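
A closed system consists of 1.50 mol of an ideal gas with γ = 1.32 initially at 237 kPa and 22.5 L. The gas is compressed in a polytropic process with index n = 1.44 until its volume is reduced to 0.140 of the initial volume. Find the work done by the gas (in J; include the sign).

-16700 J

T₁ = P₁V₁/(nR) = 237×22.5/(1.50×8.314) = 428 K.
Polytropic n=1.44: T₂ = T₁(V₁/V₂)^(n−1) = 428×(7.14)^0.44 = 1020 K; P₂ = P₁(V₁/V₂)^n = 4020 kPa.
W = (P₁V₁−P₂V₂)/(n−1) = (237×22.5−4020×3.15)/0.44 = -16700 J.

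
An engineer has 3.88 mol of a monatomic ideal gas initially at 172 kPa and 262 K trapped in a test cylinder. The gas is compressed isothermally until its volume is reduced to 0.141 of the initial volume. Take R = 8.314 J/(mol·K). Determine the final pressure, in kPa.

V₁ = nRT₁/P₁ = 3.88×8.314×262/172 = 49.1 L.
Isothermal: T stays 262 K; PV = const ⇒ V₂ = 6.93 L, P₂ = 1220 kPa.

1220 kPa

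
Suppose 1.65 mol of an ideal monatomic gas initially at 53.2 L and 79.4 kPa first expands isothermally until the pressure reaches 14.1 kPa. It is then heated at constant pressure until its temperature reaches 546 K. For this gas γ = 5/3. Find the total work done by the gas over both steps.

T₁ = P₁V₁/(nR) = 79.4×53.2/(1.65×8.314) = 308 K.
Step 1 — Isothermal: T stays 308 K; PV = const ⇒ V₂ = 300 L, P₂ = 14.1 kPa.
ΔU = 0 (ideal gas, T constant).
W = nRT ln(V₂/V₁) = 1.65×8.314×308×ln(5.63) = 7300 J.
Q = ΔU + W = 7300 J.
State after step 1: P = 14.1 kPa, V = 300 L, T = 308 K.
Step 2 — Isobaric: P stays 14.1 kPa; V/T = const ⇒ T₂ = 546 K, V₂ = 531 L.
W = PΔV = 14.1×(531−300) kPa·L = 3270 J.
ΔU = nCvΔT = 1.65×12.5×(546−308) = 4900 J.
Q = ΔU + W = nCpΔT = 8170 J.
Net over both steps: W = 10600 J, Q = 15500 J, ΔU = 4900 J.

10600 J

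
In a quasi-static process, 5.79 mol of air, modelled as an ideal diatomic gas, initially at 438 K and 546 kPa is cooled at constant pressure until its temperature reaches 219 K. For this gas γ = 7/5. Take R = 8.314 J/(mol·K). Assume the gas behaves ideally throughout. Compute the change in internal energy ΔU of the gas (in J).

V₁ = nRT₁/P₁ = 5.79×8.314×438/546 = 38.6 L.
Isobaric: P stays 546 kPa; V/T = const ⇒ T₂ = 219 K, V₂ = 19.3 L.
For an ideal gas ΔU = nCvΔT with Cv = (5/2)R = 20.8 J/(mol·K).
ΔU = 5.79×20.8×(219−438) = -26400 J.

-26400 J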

* * *

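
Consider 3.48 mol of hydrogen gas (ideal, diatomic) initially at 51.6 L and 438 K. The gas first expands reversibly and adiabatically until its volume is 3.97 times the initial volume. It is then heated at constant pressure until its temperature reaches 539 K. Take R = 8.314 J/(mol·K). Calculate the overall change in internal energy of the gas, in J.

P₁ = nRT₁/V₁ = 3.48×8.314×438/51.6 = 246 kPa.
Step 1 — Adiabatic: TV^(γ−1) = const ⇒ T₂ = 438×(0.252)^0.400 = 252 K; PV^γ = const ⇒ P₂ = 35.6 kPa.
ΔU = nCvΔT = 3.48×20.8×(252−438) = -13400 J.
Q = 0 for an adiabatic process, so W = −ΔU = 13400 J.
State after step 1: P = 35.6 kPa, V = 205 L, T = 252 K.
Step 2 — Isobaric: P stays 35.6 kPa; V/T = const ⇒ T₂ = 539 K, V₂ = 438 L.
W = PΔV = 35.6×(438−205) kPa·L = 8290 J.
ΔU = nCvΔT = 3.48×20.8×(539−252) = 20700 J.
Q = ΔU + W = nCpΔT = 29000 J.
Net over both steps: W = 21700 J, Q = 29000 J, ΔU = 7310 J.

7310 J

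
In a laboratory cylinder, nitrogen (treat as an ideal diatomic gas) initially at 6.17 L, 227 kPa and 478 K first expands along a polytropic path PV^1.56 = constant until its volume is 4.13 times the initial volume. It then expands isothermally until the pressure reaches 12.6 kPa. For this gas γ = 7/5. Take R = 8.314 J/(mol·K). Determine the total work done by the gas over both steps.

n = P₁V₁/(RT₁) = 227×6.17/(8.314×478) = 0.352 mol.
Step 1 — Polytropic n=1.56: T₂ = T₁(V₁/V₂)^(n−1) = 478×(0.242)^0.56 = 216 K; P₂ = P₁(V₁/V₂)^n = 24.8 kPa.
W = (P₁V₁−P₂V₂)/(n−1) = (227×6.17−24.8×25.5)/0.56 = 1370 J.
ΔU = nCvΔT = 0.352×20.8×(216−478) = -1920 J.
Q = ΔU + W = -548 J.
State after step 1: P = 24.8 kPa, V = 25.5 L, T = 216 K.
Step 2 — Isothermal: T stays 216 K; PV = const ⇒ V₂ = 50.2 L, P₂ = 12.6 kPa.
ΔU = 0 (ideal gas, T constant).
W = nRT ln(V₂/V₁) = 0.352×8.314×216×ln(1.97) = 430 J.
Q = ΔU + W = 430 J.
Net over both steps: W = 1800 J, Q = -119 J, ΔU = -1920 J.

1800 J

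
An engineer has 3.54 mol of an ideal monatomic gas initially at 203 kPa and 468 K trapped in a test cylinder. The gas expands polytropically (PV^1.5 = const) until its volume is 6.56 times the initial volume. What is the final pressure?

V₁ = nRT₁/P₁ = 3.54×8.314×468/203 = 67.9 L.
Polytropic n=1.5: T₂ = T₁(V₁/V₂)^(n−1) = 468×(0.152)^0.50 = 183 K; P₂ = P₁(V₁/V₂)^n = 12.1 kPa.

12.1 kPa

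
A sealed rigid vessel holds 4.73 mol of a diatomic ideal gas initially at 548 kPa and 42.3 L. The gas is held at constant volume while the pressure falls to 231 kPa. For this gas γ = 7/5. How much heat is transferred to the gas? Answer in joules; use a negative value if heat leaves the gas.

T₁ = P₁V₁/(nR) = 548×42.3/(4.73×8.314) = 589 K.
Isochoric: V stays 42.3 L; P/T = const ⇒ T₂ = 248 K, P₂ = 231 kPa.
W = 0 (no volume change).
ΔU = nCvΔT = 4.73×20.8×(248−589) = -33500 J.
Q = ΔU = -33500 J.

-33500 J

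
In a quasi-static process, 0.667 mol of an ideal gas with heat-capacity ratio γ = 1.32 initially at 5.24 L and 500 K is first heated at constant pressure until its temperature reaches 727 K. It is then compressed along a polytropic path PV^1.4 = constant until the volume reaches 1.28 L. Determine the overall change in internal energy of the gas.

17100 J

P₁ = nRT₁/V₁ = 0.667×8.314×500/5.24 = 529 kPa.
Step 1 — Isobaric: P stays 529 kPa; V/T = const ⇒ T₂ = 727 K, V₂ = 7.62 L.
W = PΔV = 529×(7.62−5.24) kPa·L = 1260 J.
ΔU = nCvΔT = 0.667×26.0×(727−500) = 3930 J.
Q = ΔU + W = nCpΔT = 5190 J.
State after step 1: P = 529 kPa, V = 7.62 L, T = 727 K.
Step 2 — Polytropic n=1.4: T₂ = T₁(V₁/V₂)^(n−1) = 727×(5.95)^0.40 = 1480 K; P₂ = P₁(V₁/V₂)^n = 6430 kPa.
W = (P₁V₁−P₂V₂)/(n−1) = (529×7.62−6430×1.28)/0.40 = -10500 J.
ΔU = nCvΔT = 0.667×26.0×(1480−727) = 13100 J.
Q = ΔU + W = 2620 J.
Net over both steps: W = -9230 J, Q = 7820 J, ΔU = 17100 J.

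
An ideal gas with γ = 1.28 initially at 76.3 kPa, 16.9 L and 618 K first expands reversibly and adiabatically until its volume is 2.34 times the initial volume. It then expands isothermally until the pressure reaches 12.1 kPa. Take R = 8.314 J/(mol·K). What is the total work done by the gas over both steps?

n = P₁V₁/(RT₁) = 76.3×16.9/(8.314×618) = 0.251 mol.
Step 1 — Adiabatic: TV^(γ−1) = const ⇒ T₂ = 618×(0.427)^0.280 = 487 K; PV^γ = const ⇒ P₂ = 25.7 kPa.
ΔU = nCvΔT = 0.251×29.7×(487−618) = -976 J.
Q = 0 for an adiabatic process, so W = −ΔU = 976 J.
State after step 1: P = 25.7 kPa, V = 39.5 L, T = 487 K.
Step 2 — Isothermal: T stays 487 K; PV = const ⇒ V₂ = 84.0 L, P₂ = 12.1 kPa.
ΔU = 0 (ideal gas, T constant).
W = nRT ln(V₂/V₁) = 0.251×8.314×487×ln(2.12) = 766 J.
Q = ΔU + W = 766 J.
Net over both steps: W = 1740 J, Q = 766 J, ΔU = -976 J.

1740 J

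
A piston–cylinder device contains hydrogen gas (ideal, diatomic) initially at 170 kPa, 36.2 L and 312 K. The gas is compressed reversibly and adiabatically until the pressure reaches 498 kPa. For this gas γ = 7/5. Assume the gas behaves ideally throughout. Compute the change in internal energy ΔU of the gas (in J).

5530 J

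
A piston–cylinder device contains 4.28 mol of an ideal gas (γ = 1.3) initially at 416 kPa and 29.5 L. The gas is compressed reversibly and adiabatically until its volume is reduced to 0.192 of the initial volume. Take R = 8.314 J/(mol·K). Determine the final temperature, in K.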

◆ **What needs to be done**:
Could you transcribe the entries above word for word, from the line with "A piston–cylinder device contains hydrogen" down to the line with "A piston–cylinder device contains 4.28", keeping both?

◆ **Task result**:
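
A piston–cylinder device contains hydrogen gas (ideal, diatomic) initially at 170 kPa, 36.2 L and 312 K. The gas is compressed reversibly and adiabatically until the pressure reaches 498 kPa. For this gas γ = 7/5. Assume the gas behaves ideally throughout. Compute the change in internal energy ΔU of the gas (in J).

5530 J

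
A piston–cylinder device contains 4.28 mol of an ideal gas (γ = 1.3) initially at 416 kPa and 29.5 L. The gas is compressed reversibly and adiabatically until its volume is reduced to 0.192 of the initial volume. Take R = 8.314 J/(mol·K). Determine the final temperature, in K.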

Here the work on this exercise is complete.